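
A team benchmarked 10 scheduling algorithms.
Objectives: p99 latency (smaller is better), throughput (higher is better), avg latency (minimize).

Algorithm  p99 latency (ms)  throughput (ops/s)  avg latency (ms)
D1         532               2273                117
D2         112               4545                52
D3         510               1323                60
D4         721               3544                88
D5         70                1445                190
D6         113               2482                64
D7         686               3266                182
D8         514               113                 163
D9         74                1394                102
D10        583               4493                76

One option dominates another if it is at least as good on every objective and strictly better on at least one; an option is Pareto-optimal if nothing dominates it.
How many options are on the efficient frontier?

D1: dominated by D2 (p99 latency 112≤532, throughput 4545≥2273, avg latency 52≤117).
D2: not dominated (best throughput).
D3: dominated by D2 (p99 latency 112≤510, throughput 4545≥1323, avg latency 52≤60).
D4: dominated by D2 (p99 latency 112≤721, throughput 4545≥3544, avg latency 52≤88).
D5: not dominated (best p99 latency).
D6: dominated by D2 (p99 latency 112≤113, throughput 4545≥2482, avg latency 52≤64).
D7: dominated by D2 (p99 latency 112≤686, throughput 4545≥3266, avg latency 52≤182).
D8: dominated by D2 (p99 latency 112≤514, throughput 4545≥113, avg latency 52≤163).
D9: not dominated.
D10: dominated by D2 (p99 latency 112≤583, throughput 4545≥4493, avg latency 52≤76).
Pareto-optimal: D2, D5, D9 → 3.

3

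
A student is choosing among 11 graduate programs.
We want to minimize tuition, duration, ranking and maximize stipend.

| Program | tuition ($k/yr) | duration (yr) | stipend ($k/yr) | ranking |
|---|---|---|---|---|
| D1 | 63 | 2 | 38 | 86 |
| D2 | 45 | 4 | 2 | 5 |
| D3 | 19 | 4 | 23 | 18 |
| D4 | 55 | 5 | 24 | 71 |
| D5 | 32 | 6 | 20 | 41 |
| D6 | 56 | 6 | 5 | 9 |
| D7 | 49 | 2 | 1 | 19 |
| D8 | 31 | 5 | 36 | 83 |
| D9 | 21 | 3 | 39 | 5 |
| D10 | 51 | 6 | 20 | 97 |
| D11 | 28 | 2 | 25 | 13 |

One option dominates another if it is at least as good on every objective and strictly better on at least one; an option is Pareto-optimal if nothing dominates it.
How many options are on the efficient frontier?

D1: not dominated.
D2: dominated by D9 (tuition 21≤45, duration 3≤4, stipend 39≥2, ranking 5≤5).
D3: not dominated (best tuition).
D4: dominated by D9 (tuition 21≤55, duration 3≤5, stipend 39≥24, ranking 5≤71).
D5: dominated by D3 (tuition 19≤32, duration 4≤6, stipend 23≥20, ranking 18≤41).
D6: dominated by D9 (tuition 21≤56, duration 3≤6, stipend 39≥5, ranking 5≤9).
D7: dominated by D11 (tuition 28≤49, duration 2≤2, stipend 25≥1, ranking 13≤19).
D8: dominated by D9 (tuition 21≤31, duration 3≤5, stipend 39≥36, ranking 5≤83).
D9: not dominated (best stipend).
D10: dominated by D3 (tuition 19≤51, duration 4≤6, stipend 23≥20, ranking 18≤97).
D11: not dominated.
Pareto-optimal: D1, D3, D9, D11 → 4.

4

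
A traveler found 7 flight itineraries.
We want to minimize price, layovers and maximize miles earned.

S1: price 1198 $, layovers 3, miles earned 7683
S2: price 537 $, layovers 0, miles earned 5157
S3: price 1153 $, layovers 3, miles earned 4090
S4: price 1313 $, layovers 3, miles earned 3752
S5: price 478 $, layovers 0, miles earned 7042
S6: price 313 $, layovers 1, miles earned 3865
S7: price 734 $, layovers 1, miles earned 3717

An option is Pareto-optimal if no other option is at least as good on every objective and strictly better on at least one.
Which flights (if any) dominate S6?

none

S1: worse on price (1198 vs 313).
S2: worse on price (537 vs 313).
S3: worse on price (1153 vs 313).
S4: worse on price (1313 vs 313).
S5: worse on price (478 vs 313).
S7: worse on price (734 vs 313).
No option dominates S6.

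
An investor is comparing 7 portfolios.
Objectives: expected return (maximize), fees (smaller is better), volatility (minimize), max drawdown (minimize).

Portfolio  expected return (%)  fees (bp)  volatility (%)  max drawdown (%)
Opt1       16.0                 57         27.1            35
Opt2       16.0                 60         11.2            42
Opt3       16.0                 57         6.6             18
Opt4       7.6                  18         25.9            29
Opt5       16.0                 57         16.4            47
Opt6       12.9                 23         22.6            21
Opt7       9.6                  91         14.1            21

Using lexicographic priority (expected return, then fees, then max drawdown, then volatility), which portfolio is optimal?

Opt3

First maximize expected return: best is 16.0, kept {Opt1, Opt2, Opt3, Opt5}.
Then minimize fees: best is 57, kept {Opt1, Opt3, Opt5}.
Then minimize max drawdown: best is 18, kept {Opt3}.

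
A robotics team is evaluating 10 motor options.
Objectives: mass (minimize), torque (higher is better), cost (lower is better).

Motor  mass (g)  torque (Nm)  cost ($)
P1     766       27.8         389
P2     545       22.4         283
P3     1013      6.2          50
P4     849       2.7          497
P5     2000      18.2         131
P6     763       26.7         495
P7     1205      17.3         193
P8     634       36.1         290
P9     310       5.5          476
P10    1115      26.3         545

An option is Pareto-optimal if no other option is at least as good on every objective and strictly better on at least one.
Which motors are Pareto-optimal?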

· · · · · · ·

Transcribe every line of the data, exactly as it stands.

## [Solution to this exercise]
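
A team benchmarked 10 scheduling algorithms.
Objectives: p99 latency (smaller is better), throughput (higher is better), avg latency (minimize).

Algorithm  p99 latency (ms)  throughput (ops/s)  avg latency (ms)
D1         532               2273                117
D2         112               4545                52
D3         510               1323                60
D4         721               3544                88
D5         70                1445                190
D6         113               2482                64
D7         686               3266                182
D8         514               113                 163
D9         74                1394                102
D10        583               4493                76

One option dominates another if it is at least as good on every objective and strictly better on at least one; an option is Pareto-optimal if nothing dominates it.
How many options are on the efficient frontier?

D1: dominated by D2 (p99 latency 112≤532, throughput 4545≥2273, avg latency 52≤117).
D2: not dominated (best throughput).
D3: dominated by D2 (p99 latency 112≤510, throughput 4545≥1323, avg latency 52≤60).
D4: dominated by D2 (p99 latency 112≤721, throughput 4545≥3544, avg latency 52≤88).
D5: not dominated (best p99 latency).
D6: dominated by D2 (p99 latency 112≤113, throughput 4545≥2482, avg latency 52≤64).
D7: dominated by D2 (p99 latency 112≤686, throughput 4545≥3266, avg latency 52≤182).
D8: dominated by D2 (p99 latency 112≤514, throughput 4545≥113, avg latency 52≤163).
D9: not dominated.
D10: dominated by D2 (p99 latency 112≤583, throughput 4545≥4493, avg latency 52≤76).
Pareto-optimal: D2, D5, D9 → 3.

3

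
A student is choosing among 11 graduate programs.
We want to minimize tuition, duration, ranking and maximize stipend.

| Program | tuition ($k/yr) | duration (yr) | stipend ($k/yr) | ranking |
|---|---|---|---|---|
| D1 | 63 | 2 | 38 | 86 |
| D2 | 45 | 4 | 2 | 5 |
| D3 | 19 | 4 | 23 | 18 |
| D4 | 55 | 5 | 24 | 71 |
| D5 | 32 | 6 | 20 | 41 |
| D6 | 56 | 6 | 5 | 9 |
| D7 | 49 | 2 | 1 | 19 |
| D8 | 31 | 5 | 36 | 83 |
| D9 | 21 | 3 | 39 | 5 |
| D10 | 51 | 6 | 20 | 97 |
| D11 | 28 | 2 | 25 | 13 |

One option dominates another if it is at least as good on every objective and strictly better on at least one; an option is Pareto-optimal if nothing dominates it.
How many options are on the efficient frontier?

D1: not dominated.
D2: dominated by D9 (tuition 21≤45, duration 3≤4, stipend 39≥2, ranking 5≤5).
D3: not dominated (best tuition).
D4: dominated by D9 (tuition 21≤55, duration 3≤5, stipend 39≥24, ranking 5≤71).
D5: dominated by D3 (tuition 19≤32, duration 4≤6, stipend 23≥20, ranking 18≤41).
D6: dominated by D9 (tuition 21≤56, duration 3≤6, stipend 39≥5, ranking 5≤9).
D7: dominated by D11 (tuition 28≤49, duration 2≤2, stipend 25≥1, ranking 13≤19).
D8: dominated by D9 (tuition 21≤31, duration 3≤5, stipend 39≥36, ranking 5≤83).
D9: not dominated (best stipend).
D10: dominated by D3 (tuition 19≤51, duration 4≤6, stipend 23≥20, ranking 18≤97).
D11: not dominated.
Pareto-optimal: D1, D3, D9, D11 → 4.

4

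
A traveler found 7 flight itineraries.
We want to minimize price, layovers and maximize miles earned.

S1: price 1198 $, layovers 3, miles earned 7683
S2: price 537 $, layovers 0, miles earned 5157
S3: price 1153 $, layovers 3, miles earned 4090
S4: price 1313 $, layovers 3, miles earned 3752
S5: price 478 $, layovers 0, miles earned 7042
S6: price 313 $, layovers 1, miles earned 3865
S7: price 734 $, layovers 1, miles earned 3717

An option is Pareto-optimal if no other option is at least as good on every objective and strictly better on at least one.
Which flights (if any) dominate S6?

none

S1: worse on price (1198 vs 313).
S2: worse on price (537 vs 313).
S3: worse on price (1153 vs 313).
S4: worse on price (1313 vs 313).
S5: worse on price (478 vs 313).
S7: worse on price (734 vs 313).
No option dominates S6.

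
An investor is comparing 7 portfolios.
Objectives: expected return (maximize), fees (smaller is better), volatility (minimize), max drawdown (minimize).

Portfolio  expected return (%)  fees (bp)  volatility (%)  max drawdown (%)
Opt1       16.0                 57         27.1            35
Opt2       16.0                 60         11.2            42
Opt3       16.0                 57         6.6             18
Opt4       7.6                  18         25.9            29
Opt5       16.0                 57         16.4            47
Opt6       12.9                 23         22.6            21
Opt7       9.6                  91         14.1            21

Using lexicographic priority (expected return, then fees, then max drawdown, then volatility), which portfolio is optimal?

Opt3

First maximize expected return: best is 16.0, kept {Opt1, Opt2, Opt3, Opt5}.
Then minimize fees: best is 57, kept {Opt1, Opt3, Opt5}.
Then minimize max drawdown: best is 18, kept {Opt3}.

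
A robotics team is evaluating 10 motor options.
Objectives: mass (minimize), torque (higher is better), cost (lower is better).

Motor  mass (g)  torque (Nm)  cost ($)
P1     766       27.8         389
P2     545       22.4         283
P3     1013      6.2          50
P4     849       2.7          497
P5     2000      18.2         131
P6     763       26.7         495
P7     1205      17.3         193
P8     634       36.1         290
P9     310       5.5          476
P10    1115      26.3         545

An option is Pareto-optimal if no other option is at least as good on every objective and strictly better on at least one.
Which motors are Pareto-optimal?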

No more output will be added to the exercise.